EXERCISE AIM:
Copy all of the entries that follow, exactly.

DATA RECORDS:
──────────

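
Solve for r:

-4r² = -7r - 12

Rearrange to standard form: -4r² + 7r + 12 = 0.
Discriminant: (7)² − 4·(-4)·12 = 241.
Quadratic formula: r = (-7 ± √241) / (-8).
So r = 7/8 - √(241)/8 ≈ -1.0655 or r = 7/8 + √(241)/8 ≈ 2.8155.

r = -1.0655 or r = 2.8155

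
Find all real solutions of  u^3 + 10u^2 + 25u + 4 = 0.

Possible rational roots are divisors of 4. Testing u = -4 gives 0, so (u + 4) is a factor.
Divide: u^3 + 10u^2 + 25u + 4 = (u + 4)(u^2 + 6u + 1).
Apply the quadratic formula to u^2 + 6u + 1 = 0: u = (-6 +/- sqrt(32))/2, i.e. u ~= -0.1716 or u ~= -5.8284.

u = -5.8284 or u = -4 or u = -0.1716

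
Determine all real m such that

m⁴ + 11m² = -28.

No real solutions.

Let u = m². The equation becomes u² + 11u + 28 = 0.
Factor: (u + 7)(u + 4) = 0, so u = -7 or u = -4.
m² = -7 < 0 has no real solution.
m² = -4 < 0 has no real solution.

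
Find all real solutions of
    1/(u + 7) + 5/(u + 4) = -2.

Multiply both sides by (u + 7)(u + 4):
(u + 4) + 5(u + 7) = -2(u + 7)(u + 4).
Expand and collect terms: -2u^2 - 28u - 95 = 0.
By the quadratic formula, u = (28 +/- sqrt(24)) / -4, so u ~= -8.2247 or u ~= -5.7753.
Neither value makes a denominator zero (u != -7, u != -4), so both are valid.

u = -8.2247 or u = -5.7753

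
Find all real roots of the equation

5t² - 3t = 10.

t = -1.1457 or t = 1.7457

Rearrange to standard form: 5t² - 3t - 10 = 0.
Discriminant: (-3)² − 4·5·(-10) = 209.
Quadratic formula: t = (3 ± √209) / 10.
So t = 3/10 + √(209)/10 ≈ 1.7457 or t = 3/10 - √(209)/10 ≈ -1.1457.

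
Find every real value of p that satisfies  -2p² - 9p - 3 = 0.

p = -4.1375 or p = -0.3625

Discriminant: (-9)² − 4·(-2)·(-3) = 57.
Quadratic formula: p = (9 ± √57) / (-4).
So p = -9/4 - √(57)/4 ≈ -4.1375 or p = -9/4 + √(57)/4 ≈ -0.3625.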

──────────

TASK RESULT:
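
Solve for r:

-4r² = -7r - 12

Rearrange to standard form: -4r² + 7r + 12 = 0.
Discriminant: (7)² − 4·(-4)·12 = 241.
Quadratic formula: r = (-7 ± √241) / (-8).
So r = 7/8 - √(241)/8 ≈ -1.0655 or r = 7/8 + √(241)/8 ≈ 2.8155.

r = -1.0655 or r = 2.8155

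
Find all real solutions of  u^3 + 10u^2 + 25u + 4 = 0.

Possible rational roots are divisors of 4. Testing u = -4 gives 0, so (u + 4) is a factor.
Divide: u^3 + 10u^2 + 25u + 4 = (u + 4)(u^2 + 6u + 1).
Apply the quadratic formula to u^2 + 6u + 1 = 0: u = (-6 +/- sqrt(32))/2, i.e. u ~= -0.1716 or u ~= -5.8284.

u = -5.8284 or u = -4 or u = -0.1716

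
Determine all real m such that

m⁴ + 11m² = -28.

No real solutions.

Let u = m². The equation becomes u² + 11u + 28 = 0.
Factor: (u + 7)(u + 4) = 0, so u = -7 or u = -4.
m² = -7 < 0 has no real solution.
m² = -4 < 0 has no real solution.

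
Find all real solutions of
    1/(u + 7) + 5/(u + 4) = -2.

Multiply both sides by (u + 7)(u + 4):
(u + 4) + 5(u + 7) = -2(u + 7)(u + 4).
Expand and collect terms: -2u^2 - 28u - 95 = 0.
By the quadratic formula, u = (28 +/- sqrt(24)) / -4, so u ~= -8.2247 or u ~= -5.7753.
Neither value makes a denominator zero (u != -7, u != -4), so both are valid.

u = -8.2247 or u = -5.7753

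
Find all real roots of the equation

5t² - 3t = 10.

t = -1.1457 or t = 1.7457

Rearrange to standard form: 5t² - 3t - 10 = 0.
Discriminant: (-3)² − 4·5·(-10) = 209.
Quadratic formula: t = (3 ± √209) / 10.
So t = 3/10 + √(209)/10 ≈ 1.7457 or t = 3/10 - √(209)/10 ≈ -1.1457.

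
Find every real value of p that satisfies  -2p² - 9p - 3 = 0.

p = -4.1375 or p = -0.3625

Discriminant: (-9)² − 4·(-2)·(-3) = 57.
Quadratic formula: p = (9 ± √57) / (-4).
So p = -9/4 - √(57)/4 ≈ -4.1375 or p = -9/4 + √(57)/4 ≈ -0.3625.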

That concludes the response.